AIM OF THE EXERCISE :: The answer must restate every entry exactly as it appears.

MATERIAL PROVIDED ::
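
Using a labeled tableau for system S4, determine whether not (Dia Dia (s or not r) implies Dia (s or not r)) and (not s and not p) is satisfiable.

Unsatisfiable (every branch closes)

1. not (Dia Dia (s or not r) implies Dia (s or not r)) and (not s and not p), w0
2. not (Dia Dia (s or not r) implies Dia (s or not r)), w0
3. not s and not p, w0
4. Dia Dia (s or not r), w0
5. not Dia (s or not r), w0
6. not s, w0
7. not p, w0
8. not (s or not r), w0
9. r, w0
10. Dia (s or not r), w1
11. not (s or not r), w1
12. not s, w1
13. r, w1
14. s or not r, w2
15. not (s or not r), w2
16. not s, w2
17. r, w2
18. not r, w2
Accessibility: w0Rw0, w0Rw1, w0Rw2, w1Rw1, w1Rw2, w2Rw2
Branch closes: r and not r both at w2.
(One branch shown.) All branches close.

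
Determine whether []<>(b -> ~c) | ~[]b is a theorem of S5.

Invalid (countermodel exists)

Tableau for the negation ~([]<>(b -> ~c) | ~[]b):
1. ~([]<>(b -> ~c) | ~[]b), 0
2. ~[]<>(b -> ~c), 0
3. []b, 0
4. b, 0
5. ~<>(b -> ~c), 1
6. b, 1
7. ~(b -> ~c), 0
8. c, 0
9. ~(b -> ~c), 1
10. c, 1
Accessibility: 0R0, 0R1, 1R0, 1R1
The negation has an open branch (countermodel exists).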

WRITTEN ANSWER ::
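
Using a labeled tableau for system S4, determine whether not (Dia Dia (s or not r) implies Dia (s or not r)) and (not s and not p) is satisfiable.

Unsatisfiable (every branch closes)

1. not (Dia Dia (s or not r) implies Dia (s or not r)) and (not s and not p), w0
2. not (Dia Dia (s or not r) implies Dia (s or not r)), w0
3. not s and not p, w0
4. Dia Dia (s or not r), w0
5. not Dia (s or not r), w0
6. not s, w0
7. not p, w0
8. not (s or not r), w0
9. r, w0
10. Dia (s or not r), w1
11. not (s or not r), w1
12. not s, w1
13. r, w1
14. s or not r, w2
15. not (s or not r), w2
16. not s, w2
17. r, w2
18. not r, w2
Accessibility: w0Rw0, w0Rw1, w0Rw2, w1Rw1, w1Rw2, w2Rw2
Branch closes: r and not r both at w2.
(One branch shown.) All branches close.

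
Determine whether []<>(b -> ~c) | ~[]b is a theorem of S5.

Invalid (countermodel exists)

Tableau for the negation ~([]<>(b -> ~c) | ~[]b):
1. ~([]<>(b -> ~c) | ~[]b), 0
2. ~[]<>(b -> ~c), 0
3. []b, 0
4. b, 0
5. ~<>(b -> ~c), 1
6. b, 1
7. ~(b -> ~c), 0
8. c, 0
9. ~(b -> ~c), 1
10. c, 1
Accessibility: 0R0, 0R1, 1R0, 1R1
The negation has an open branch (countermodel exists).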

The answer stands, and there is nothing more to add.